■ **What you are asked to do**
All lines after the one containing "What is the", together with that line itself, should be written out exactly, down to the last line of the entries below.
--------
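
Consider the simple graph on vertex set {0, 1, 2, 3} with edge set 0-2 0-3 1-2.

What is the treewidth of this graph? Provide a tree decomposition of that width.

Each bag holds 2 vertices, so the decomposition has width 1, which upper-bounds the treewidth. G has an edge, so its treewidth is at least 1. Combining the bounds, tw(G) = 1.

Treewidth 1.
One optimal decomposition is:
Bags: B1 = {1, 2}  B2 = {0, 2}  B3 = {0, 3}
Tree: B1–B2, B2–B3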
--------
■ **The completed task**
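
What is the treewidth of this graph? Provide a tree decomposition of that width.

Each bag holds 2 vertices, so the decomposition has width 1, which upper-bounds the treewidth. G has an edge, so its treewidth is at least 1. Combining the bounds, tw(G) = 1.

Treewidth 1.
One optimal decomposition is:
Bags: B1 = {1, 2}  B2 = {0, 2}  B3 = {0, 3}
Tree: B1–B2, B2–B3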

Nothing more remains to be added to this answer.